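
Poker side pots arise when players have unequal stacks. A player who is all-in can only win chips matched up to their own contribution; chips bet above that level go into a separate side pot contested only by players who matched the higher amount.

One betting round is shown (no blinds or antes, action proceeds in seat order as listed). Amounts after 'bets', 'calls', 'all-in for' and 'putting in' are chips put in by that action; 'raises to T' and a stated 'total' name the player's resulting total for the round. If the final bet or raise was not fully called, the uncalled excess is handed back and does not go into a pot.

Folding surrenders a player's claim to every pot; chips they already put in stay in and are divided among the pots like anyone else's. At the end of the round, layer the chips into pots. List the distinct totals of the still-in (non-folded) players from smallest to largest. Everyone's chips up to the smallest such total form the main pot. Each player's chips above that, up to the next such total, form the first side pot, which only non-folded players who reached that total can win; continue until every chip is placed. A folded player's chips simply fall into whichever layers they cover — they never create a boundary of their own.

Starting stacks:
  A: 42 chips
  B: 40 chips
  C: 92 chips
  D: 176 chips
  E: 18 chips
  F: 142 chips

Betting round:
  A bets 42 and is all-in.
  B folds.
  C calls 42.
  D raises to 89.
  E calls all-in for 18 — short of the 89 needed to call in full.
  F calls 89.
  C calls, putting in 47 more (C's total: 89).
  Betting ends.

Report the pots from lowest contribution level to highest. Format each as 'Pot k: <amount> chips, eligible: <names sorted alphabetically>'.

Contributions: A=42, C=89, D=89, E=18, F=89
Folded: B
Pot levels (distinct totals of non-folded players): 18, 42, 89
Layer 1-18: 18 each from A, C, D, E, F = 18*5 = 90 chips; eligible A, C, D, E, F
Layer 19-42: 24 each from A, C, D, F = 24*4 = 96 chips; eligible A, C, D, F
Layer 43-89: 47 each from C, D, F = 47*3 = 141 chips; eligible C, D, F

Pot 1: 90 chips, eligible: A, C, D, E, F
Pot 2: 96 chips, eligible: A, C, D, F
Pot 3: 141 chips, eligible: C, D, F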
━━━━━━
» TASK
For the records above, how many lines contain the word "stacks"? Reply with the number only.

» WRITTEN RESPONSE
2